- [What you have to do]: Starting with the line that contains "A sample of Na-22" and stopping after the line that contains "A nucleus with mass", return each line below exactly as written, with no others.

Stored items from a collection
*** Begin section ***

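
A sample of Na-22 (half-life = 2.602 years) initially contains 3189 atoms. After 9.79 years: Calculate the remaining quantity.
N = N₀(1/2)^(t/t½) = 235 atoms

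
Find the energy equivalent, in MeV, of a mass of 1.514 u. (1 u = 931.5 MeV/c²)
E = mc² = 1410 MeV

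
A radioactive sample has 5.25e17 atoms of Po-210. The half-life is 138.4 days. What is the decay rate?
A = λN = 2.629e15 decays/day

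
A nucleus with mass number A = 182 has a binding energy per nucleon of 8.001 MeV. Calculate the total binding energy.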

*** End section ***
*** Begin section ***

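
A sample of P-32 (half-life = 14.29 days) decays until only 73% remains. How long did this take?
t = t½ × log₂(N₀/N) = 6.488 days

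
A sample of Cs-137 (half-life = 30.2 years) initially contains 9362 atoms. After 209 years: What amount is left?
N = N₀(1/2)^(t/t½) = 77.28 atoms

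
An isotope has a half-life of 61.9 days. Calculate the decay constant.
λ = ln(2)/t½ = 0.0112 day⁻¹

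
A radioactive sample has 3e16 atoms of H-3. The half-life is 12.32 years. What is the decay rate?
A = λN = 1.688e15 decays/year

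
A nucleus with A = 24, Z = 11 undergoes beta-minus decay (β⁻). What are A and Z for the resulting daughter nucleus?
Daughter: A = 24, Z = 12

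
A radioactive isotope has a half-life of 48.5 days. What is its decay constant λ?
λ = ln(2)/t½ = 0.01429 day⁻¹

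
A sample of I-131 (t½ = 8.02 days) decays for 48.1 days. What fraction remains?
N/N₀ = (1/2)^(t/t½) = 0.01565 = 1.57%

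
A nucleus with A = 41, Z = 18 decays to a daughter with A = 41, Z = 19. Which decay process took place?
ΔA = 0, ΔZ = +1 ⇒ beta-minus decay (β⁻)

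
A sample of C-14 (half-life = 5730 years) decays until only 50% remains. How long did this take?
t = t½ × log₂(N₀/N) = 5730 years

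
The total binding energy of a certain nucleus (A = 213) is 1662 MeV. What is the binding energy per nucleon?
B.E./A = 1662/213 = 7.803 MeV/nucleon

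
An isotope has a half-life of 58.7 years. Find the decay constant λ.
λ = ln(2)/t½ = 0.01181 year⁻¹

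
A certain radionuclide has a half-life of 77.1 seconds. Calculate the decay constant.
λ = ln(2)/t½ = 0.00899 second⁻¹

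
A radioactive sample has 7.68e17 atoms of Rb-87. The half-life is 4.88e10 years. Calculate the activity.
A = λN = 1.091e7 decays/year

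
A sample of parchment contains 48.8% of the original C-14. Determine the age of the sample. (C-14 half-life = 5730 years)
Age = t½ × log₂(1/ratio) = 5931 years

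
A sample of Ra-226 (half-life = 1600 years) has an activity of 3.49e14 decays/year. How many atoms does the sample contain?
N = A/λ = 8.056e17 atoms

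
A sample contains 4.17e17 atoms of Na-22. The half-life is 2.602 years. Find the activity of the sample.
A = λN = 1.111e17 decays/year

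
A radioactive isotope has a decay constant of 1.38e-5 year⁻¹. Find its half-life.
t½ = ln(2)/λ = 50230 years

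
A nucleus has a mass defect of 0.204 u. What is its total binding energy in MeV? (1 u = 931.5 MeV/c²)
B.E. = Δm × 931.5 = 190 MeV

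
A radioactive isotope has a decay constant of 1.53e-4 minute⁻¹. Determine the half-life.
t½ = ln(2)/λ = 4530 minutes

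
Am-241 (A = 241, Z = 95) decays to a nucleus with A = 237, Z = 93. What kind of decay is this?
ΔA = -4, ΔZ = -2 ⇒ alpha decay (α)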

*** End section ***

- [Your solution]:
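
A sample of Na-22 (half-life = 2.602 years) initially contains 3189 atoms. After 9.79 years: Calculate the remaining quantity.
N = N₀(1/2)^(t/t½) = 235 atoms

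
Find the energy equivalent, in MeV, of a mass of 1.514 u. (1 u = 931.5 MeV/c²)
E = mc² = 1410 MeV

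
A radioactive sample has 5.25e17 atoms of Po-210. The half-life is 138.4 days. What is the decay rate?
A = λN = 2.629e15 decays/day

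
A nucleus with mass number A = 182 has a binding energy per nucleon of 8.001 MeV. Calculate the total binding energy.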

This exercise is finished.